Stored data
○ ○ ○ ○ ○ ○ ○

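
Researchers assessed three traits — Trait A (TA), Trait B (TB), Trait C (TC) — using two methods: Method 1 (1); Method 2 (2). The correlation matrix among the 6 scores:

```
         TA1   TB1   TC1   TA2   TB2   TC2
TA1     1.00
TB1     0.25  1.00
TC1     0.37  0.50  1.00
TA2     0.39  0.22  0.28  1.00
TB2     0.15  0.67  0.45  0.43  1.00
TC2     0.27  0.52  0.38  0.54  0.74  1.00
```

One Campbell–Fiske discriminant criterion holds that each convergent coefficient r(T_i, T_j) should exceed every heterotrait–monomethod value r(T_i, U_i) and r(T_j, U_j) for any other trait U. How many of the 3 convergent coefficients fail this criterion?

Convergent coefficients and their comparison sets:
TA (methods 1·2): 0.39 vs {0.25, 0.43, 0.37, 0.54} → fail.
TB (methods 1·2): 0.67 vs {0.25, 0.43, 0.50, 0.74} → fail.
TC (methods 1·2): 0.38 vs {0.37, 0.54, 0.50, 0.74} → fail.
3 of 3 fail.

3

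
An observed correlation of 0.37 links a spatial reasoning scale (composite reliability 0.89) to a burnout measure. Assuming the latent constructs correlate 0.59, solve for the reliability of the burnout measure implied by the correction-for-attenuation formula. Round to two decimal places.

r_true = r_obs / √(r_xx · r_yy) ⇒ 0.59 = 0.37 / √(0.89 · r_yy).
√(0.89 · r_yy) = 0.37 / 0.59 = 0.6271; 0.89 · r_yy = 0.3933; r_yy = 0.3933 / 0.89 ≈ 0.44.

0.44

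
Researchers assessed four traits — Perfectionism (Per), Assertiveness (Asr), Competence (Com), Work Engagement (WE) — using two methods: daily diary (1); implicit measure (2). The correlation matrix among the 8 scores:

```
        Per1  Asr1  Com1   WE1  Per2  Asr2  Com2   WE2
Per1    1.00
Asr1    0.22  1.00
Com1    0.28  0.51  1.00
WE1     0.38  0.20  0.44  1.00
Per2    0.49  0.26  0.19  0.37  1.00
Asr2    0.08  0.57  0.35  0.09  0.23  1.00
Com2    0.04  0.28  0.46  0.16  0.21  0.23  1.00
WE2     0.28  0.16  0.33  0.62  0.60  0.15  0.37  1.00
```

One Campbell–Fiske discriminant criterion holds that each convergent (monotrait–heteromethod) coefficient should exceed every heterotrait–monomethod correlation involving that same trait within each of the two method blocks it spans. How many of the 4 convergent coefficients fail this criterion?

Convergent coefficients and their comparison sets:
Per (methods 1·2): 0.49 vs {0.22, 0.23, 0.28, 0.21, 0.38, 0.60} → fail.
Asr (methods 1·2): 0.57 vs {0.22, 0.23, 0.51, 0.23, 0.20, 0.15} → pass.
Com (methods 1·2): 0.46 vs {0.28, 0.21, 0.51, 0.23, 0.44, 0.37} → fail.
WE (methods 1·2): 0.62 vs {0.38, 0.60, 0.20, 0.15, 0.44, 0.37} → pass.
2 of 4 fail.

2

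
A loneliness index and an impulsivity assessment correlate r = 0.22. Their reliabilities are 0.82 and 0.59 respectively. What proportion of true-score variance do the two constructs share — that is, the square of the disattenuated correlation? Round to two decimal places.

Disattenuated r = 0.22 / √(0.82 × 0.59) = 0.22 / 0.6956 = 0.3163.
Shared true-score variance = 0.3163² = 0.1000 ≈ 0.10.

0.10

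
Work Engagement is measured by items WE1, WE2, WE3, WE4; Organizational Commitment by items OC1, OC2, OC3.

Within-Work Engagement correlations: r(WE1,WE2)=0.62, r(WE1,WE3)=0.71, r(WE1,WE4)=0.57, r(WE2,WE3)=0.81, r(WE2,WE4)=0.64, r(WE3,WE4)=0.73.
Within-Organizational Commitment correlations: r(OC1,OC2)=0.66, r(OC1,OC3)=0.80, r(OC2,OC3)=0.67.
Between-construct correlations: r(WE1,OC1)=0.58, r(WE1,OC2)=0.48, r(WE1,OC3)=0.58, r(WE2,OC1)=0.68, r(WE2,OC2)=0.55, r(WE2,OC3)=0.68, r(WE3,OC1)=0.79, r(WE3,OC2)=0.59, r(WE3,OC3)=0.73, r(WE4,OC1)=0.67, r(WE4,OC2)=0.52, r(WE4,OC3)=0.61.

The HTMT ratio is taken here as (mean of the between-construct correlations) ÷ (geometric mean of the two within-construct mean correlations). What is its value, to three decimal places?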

○ ○ ○ ○ ○ ○ ○

A copy of each line above that holds the word "Work" is the expected answer.

[Task answer]:
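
Researchers assessed four traits — Perfectionism (Per), Assertiveness (Asr), Competence (Com), Work Engagement (WE) — using two methods: daily diary (1); implicit measure (2). The correlation matrix among the 8 scores:
Work Engagement is measured by items WE1, WE2, WE3, WE4; Organizational Commitment by items OC1, OC2, OC3.
Within-Work Engagement correlations: r(WE1,WE2)=0.62, r(WE1,WE3)=0.71, r(WE1,WE4)=0.57, r(WE2,WE3)=0.81, r(WE2,WE4)=0.64, r(WE3,WE4)=0.73.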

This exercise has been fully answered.